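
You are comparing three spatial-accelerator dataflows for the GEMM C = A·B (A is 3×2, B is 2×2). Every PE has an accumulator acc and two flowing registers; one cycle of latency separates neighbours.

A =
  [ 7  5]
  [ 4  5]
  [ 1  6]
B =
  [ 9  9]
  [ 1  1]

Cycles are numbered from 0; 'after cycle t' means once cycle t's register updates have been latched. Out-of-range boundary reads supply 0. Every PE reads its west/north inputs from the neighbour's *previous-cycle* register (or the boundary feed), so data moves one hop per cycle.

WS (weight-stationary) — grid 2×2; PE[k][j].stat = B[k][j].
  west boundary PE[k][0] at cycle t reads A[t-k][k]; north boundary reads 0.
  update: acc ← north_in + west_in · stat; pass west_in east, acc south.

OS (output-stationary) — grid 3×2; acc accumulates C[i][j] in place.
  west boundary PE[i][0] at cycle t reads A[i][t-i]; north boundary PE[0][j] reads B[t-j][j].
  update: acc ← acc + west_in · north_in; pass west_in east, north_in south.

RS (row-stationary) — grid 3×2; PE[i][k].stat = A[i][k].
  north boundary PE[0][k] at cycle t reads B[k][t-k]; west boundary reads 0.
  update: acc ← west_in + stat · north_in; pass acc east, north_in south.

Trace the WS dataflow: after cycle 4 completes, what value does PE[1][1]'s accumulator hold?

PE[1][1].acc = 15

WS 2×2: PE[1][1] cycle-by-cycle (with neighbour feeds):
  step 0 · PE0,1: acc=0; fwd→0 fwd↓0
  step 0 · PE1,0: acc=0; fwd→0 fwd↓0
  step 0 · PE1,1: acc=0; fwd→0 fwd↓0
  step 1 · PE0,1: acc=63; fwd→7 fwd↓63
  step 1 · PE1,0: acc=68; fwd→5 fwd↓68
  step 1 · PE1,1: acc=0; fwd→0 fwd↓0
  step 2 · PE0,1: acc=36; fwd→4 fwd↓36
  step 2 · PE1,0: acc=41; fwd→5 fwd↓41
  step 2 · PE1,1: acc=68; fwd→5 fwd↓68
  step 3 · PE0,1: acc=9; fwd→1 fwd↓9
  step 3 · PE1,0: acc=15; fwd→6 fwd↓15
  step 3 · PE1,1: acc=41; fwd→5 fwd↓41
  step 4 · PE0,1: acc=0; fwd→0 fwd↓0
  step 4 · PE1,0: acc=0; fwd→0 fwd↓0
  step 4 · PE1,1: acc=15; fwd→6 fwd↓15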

...

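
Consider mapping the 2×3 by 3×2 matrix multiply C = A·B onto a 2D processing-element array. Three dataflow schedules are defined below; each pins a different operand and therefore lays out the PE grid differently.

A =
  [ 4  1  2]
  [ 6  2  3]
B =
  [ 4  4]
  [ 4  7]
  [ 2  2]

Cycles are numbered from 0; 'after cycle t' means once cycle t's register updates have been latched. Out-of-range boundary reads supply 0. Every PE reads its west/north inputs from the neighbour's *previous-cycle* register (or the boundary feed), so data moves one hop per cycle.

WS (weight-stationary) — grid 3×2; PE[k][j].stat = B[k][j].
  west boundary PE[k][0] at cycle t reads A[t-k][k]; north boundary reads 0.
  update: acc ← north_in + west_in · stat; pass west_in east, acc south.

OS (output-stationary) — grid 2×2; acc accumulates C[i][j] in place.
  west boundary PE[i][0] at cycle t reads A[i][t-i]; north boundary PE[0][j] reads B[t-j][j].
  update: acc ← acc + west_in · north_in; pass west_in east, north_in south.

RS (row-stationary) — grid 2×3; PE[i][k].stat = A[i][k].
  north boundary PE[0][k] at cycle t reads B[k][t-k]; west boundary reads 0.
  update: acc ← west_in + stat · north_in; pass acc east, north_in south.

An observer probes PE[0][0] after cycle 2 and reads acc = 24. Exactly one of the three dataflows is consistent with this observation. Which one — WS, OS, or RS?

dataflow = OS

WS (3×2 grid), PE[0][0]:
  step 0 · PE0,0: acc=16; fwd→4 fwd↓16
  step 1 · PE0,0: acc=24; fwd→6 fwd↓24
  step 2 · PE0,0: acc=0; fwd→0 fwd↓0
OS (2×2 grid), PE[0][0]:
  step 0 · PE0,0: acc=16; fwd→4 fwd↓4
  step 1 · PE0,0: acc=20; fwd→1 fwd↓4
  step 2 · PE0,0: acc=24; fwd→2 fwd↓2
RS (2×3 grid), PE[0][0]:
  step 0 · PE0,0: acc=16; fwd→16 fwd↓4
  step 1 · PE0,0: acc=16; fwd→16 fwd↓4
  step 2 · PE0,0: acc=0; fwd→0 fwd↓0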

→ **Problem to work on**: Show every line in the entries where the string "accumulates" occurs.

→ **Solved exercise**:
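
OS (output-stationary) — grid 3×2; acc accumulates C[i][j] in place.
OS (output-stationary) — grid 2×2; acc accumulates C[i][j] in place.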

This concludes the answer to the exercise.